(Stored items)
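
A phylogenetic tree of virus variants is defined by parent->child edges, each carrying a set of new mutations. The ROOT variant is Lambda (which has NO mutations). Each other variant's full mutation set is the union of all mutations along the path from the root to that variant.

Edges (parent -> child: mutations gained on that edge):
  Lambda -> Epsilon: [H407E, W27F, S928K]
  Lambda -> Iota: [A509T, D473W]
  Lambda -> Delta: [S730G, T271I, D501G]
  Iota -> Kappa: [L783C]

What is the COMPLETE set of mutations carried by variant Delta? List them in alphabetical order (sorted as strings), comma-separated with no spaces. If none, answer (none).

Answer: D501G,S730G,T271I

Derivation:
At Lambda: gained [] -> total []
At Delta: gained ['S730G', 'T271I', 'D501G'] -> total ['D501G', 'S730G', 'T271I']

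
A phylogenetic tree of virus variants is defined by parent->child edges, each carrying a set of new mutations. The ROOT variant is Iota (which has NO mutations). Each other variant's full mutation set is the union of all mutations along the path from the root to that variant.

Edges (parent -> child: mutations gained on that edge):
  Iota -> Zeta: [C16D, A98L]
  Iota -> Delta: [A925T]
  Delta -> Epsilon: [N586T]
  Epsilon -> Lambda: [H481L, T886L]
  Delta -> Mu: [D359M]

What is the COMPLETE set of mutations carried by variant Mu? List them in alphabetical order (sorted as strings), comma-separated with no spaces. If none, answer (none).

Answer: A925T,D359M

Derivation:
At Iota: gained [] -> total []
At Delta: gained ['A925T'] -> total ['A925T']
At Mu: gained ['D359M'] -> total ['A925T', 'D359M']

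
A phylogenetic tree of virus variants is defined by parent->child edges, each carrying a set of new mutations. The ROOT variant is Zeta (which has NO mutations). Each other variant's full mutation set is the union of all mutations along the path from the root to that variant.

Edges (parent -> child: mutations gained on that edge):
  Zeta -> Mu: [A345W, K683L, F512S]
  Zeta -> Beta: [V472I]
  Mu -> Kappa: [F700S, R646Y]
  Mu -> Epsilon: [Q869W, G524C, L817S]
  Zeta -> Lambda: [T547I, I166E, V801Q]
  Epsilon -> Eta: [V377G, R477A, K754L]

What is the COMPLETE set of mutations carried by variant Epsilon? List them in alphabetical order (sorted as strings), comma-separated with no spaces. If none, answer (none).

At Zeta: gained [] -> total []
At Mu: gained ['A345W', 'K683L', 'F512S'] -> total ['A345W', 'F512S', 'K683L']
At Epsilon: gained ['Q869W', 'G524C', 'L817S'] -> total ['A345W', 'F512S', 'G524C', 'K683L', 'L817S', 'Q869W']

Answer: A345W,F512S,G524C,K683L,L817S,Q869W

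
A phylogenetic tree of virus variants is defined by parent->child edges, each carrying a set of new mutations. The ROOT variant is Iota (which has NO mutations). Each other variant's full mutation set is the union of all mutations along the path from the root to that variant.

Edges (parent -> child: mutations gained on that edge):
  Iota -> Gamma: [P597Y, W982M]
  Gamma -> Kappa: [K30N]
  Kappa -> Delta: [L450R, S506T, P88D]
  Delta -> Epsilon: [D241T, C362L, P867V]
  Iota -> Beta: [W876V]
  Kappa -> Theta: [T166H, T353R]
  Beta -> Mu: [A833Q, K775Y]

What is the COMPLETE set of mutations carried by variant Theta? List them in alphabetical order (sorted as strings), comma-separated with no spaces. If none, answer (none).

Answer: K30N,P597Y,T166H,T353R,W982M

Derivation:
At Iota: gained [] -> total []
At Gamma: gained ['P597Y', 'W982M'] -> total ['P597Y', 'W982M']
At Kappa: gained ['K30N'] -> total ['K30N', 'P597Y', 'W982M']
At Theta: gained ['T166H', 'T353R'] -> total ['K30N', 'P597Y', 'T166H', 'T353R', 'W982M']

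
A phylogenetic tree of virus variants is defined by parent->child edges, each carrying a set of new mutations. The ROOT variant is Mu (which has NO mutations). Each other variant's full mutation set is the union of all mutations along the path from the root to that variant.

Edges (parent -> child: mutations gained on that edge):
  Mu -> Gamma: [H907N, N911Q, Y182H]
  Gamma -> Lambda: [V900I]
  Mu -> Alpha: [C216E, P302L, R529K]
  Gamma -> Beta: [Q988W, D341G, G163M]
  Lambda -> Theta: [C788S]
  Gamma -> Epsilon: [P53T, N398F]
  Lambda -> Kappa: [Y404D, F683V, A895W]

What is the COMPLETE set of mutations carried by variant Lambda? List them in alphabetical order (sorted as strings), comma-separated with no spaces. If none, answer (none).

Answer: H907N,N911Q,V900I,Y182H

Derivation:
At Mu: gained [] -> total []
At Gamma: gained ['H907N', 'N911Q', 'Y182H'] -> total ['H907N', 'N911Q', 'Y182H']
At Lambda: gained ['V900I'] -> total ['H907N', 'N911Q', 'V900I', 'Y182H']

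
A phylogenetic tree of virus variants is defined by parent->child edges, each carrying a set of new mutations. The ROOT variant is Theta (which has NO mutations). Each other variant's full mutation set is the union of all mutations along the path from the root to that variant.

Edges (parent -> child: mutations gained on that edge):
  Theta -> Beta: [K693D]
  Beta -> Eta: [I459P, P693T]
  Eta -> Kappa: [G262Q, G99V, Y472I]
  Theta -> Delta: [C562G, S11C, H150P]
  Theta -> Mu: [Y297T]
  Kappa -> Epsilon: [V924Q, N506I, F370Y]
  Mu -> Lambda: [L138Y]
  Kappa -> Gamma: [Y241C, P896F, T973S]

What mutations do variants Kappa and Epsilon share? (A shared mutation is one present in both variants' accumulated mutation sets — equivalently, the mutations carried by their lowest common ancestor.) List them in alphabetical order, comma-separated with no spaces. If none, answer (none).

Accumulating mutations along path to Kappa:
  At Theta: gained [] -> total []
  At Beta: gained ['K693D'] -> total ['K693D']
  At Eta: gained ['I459P', 'P693T'] -> total ['I459P', 'K693D', 'P693T']
  At Kappa: gained ['G262Q', 'G99V', 'Y472I'] -> total ['G262Q', 'G99V', 'I459P', 'K693D', 'P693T', 'Y472I']
Mutations(Kappa) = ['G262Q', 'G99V', 'I459P', 'K693D', 'P693T', 'Y472I']
Accumulating mutations along path to Epsilon:
  At Theta: gained [] -> total []
  At Beta: gained ['K693D'] -> total ['K693D']
  At Eta: gained ['I459P', 'P693T'] -> total ['I459P', 'K693D', 'P693T']
  At Kappa: gained ['G262Q', 'G99V', 'Y472I'] -> total ['G262Q', 'G99V', 'I459P', 'K693D', 'P693T', 'Y472I']
  At Epsilon: gained ['V924Q', 'N506I', 'F370Y'] -> total ['F370Y', 'G262Q', 'G99V', 'I459P', 'K693D', 'N506I', 'P693T', 'V924Q', 'Y472I']
Mutations(Epsilon) = ['F370Y', 'G262Q', 'G99V', 'I459P', 'K693D', 'N506I', 'P693T', 'V924Q', 'Y472I']
Intersection: ['G262Q', 'G99V', 'I459P', 'K693D', 'P693T', 'Y472I'] ∩ ['F370Y', 'G262Q', 'G99V', 'I459P', 'K693D', 'N506I', 'P693T', 'V924Q', 'Y472I'] = ['G262Q', 'G99V', 'I459P', 'K693D', 'P693T', 'Y472I']

Answer: G262Q,G99V,I459P,K693D,P693T,Y472I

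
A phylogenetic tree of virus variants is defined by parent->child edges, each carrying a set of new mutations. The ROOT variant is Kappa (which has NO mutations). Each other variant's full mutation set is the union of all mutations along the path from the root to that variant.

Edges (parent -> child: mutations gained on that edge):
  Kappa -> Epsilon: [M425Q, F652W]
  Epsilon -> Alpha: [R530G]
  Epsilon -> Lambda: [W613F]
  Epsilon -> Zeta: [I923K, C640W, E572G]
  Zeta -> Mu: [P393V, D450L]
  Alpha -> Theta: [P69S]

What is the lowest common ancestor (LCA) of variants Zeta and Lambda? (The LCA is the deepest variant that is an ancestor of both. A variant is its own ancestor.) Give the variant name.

Answer: Epsilon

Derivation:
Path from root to Zeta: Kappa -> Epsilon -> Zeta
  ancestors of Zeta: {Kappa, Epsilon, Zeta}
Path from root to Lambda: Kappa -> Epsilon -> Lambda
  ancestors of Lambda: {Kappa, Epsilon, Lambda}
Common ancestors: {Kappa, Epsilon}
Walk up from Lambda: Lambda (not in ancestors of Zeta), Epsilon (in ancestors of Zeta), Kappa (in ancestors of Zeta)
Deepest common ancestor (LCA) = Epsilon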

THE TASK: Would you retype exactly the lines above, from the line with "Lambda -> Theta: [C788S]" to the line with "Lambda -> Kappa: [Y404D, F683V, A895W]", with both end lines kept and nothing more?

OUTPUT BELOW:
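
  Lambda -> Theta: [C788S]
  Gamma -> Epsilon: [P53T, N398F]
  Lambda -> Kappa: [Y404D, F683V, A895W]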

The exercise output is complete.